[TASK OBJECTIVE]
Only the lines below starting at the one that contains "100000 | Paris" and ending at the one that contains "What does this query return?" are to be reproduced, exactly and with both ends kept.

─── PROVIDED RECORDS ───

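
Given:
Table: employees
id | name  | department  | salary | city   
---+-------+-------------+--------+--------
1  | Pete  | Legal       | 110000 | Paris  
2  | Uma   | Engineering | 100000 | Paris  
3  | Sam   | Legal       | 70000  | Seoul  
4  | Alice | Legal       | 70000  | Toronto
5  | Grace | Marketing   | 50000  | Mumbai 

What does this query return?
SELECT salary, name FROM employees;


Projecting columns: salary, name

5 rows:
110000, Pete
100000, Uma
70000, Sam
70000, Alice
50000, Grace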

───

[ANSWER TO THE PROBLEM]
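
2  | Uma   | Engineering | 100000 | Paris  
3  | Sam   | Legal       | 70000  | Seoul  
4  | Alice | Legal       | 70000  | Toronto
5  | Grace | Marketing   | 50000  | Mumbai 

What does this query return?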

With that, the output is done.